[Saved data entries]

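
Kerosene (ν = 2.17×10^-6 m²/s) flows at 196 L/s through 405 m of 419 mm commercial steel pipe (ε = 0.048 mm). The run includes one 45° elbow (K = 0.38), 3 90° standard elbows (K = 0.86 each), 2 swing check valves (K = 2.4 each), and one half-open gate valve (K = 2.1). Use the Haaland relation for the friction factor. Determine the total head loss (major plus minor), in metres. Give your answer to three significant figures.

H_L ≈ 2.56 m

V = 4Q/(πD²) = 1.421 m/s; V²/2g = 0.1030 m
Re = 2.74×10^5, ε/D = 1.15×10^-4 → f = 0.01555 (Haaland)
Major: h_f = f(L/D)·V²/2g = 0.01555·966.6·0.1030 = 1.548 m
Minor: ΣK = 9.86; h_m = ΣK·V²/2g = 1.015 m
Total H_L = 1.548 + 1.015 = 2.563 m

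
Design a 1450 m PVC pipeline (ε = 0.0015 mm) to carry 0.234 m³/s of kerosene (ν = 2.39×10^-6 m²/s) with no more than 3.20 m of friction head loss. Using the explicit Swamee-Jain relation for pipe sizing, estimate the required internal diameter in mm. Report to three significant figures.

D ≈ 506 mm

Swamee-Jain (Type III): D = 0.66·[ε^1.25·(LQ²/(gh_f))^4.75 + ν·Q^9.4·(L/(gh_f))^5.2]^0.04
LQ²/(gh_f) = 2.529; L/(gh_f) = 46.19
Term 1 = ε^1.25·(…)^4.75 = 4.31×10^-6; Term 2 = ν·Q^9.4·(…)^5.2 = 0.00127
D = 0.66·(4.31×10^-6 + 0.00127)^0.04 = 0.5056 m = 506 mm
Check: V = 1.17 m/s, Re = 2.47×10^5, f = 0.01495, h_f = 2.97 m ≈ 3.20 m ✓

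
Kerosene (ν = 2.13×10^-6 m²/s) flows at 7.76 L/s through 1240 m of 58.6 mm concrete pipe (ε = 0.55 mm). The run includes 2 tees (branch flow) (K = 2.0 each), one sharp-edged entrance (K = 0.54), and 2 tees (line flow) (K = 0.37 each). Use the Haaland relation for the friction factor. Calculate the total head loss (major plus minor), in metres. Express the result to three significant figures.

H_L ≈ 341 m

V = 4Q/(πD²) = 2.877 m/s; V²/2g = 0.4219 m
Re = 7.92×10^4, ε/D = 0.00939 → f = 0.03791 (Haaland)
Major: h_f = f(L/D)·V²/2g = 0.03791·21160·0.4219 = 338.5 m
Minor: ΣK = 5.28; h_m = ΣK·V²/2g = 2.228 m
Total H_L = 338.5 + 2.228 = 340.7 m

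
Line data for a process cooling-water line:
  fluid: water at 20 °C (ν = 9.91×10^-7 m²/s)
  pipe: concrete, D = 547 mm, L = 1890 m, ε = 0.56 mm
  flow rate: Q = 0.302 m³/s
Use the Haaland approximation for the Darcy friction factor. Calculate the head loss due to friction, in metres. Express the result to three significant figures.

V = 4Q/(πD²) = 4·0.302/(π·0.547²) = 1.285 m/s
Re = VD/ν = 1.285·0.547/9.91×10^-7 = 7.09×10^5 → turbulent
ε/D = 0.56/547 = 0.00102
Haaland: f = 0.02015
h_f = f(L/D)V²/(2g) = 0.02015·(1890/0.547)·1.285²/(2·9.81) = 5.862 m

h_f ≈ 5.86 m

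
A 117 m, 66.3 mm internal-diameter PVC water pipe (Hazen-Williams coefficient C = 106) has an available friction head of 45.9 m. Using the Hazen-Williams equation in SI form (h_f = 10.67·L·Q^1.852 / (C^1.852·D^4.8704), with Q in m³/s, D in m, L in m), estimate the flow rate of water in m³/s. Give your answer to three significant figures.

Rearranging: Q = [h_f·C^1.852·D^4.8704 / (10.67·L)]^(1/1.852)
Q = [45.9·106^1.852·0.0663^4.8704 / (10.67·117)]^0.540 = 0.01418 m³/s

Q ≈ 0.0142 m³/s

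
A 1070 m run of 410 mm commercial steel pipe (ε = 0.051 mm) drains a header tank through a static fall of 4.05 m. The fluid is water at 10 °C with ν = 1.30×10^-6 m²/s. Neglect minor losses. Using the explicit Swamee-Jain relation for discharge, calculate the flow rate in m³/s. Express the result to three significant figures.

Swamee-Jain (Type II): Q = -0.965·√(gD⁵h_f/L)·ln[ε/(3.7D) + √(3.17ν²L/(gD³h_f))]
√(gD⁵h_f/L) = √(9.81·0.410⁵·4.05/1070) = 0.02074
ε/(3.7D) = 3.36×10^-5; √(3.17ν²L/(gD³h_f)) = 4.58×10^-5
Q = -0.965·0.02074·ln(7.937×10^-5) = 0.1890 m³/s
Check: V = 1.43 m/s, Re = 4.51×10^5, f = 0.01491, h_f = 4.06 m ≈ 4.05 m ✓

Q ≈ 0.189 m³/s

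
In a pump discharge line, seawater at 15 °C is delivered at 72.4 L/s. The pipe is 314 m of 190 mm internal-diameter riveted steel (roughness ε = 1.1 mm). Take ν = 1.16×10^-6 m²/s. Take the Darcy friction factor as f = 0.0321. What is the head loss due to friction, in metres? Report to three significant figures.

V = 4Q/(πD²) = 4·0.0724/(π·0.190²) = 2.554 m/s
h_f = f(L/D)V²/(2g) = 0.03210·(314/0.190)·2.554²/(2·9.81) = 17.63 m

h_f ≈ 17.6 m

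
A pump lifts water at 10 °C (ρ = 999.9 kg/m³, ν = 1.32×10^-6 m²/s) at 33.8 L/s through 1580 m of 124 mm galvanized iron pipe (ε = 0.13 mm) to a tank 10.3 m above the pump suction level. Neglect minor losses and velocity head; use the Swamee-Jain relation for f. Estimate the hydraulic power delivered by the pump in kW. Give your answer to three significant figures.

V = 4Q/(πD²) = 2.799 m/s; Re = 2.63×10^5; ε/D = 0.00105; f = 0.02107
h_f = f(L/D)V²/2g = 107.2 m
Total head H = z + h_f = 10.3 + 107.2 = 117.5 m
P_hyd = ρgQH = 999.9·9.81·0.0338·117.5 = 38.96 kW

P_hyd ≈ 39.0 kW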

# TASK DESCRIPTION:
Copy each line exactly, beginning at the one with "A pump lifts" and stopping after the last line of the entries. Include nothing else.

# ANSWER BOX:
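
A pump lifts water at 10 °C (ρ = 999.9 kg/m³, ν = 1.32×10^-6 m²/s) at 33.8 L/s through 1580 m of 124 mm galvanized iron pipe (ε = 0.13 mm) to a tank 10.3 m above the pump suction level. Neglect minor losses and velocity head; use the Swamee-Jain relation for f. Estimate the hydraulic power delivered by the pump in kW. Give your answer to three significant figures.

V = 4Q/(πD²) = 2.799 m/s; Re = 2.63×10^5; ε/D = 0.00105; f = 0.02107
h_f = f(L/D)V²/2g = 107.2 m
Total head H = z + h_f = 10.3 + 107.2 = 117.5 m
P_hyd = ρgQH = 999.9·9.81·0.0338·117.5 = 38.96 kW

P_hyd ≈ 39.0 kW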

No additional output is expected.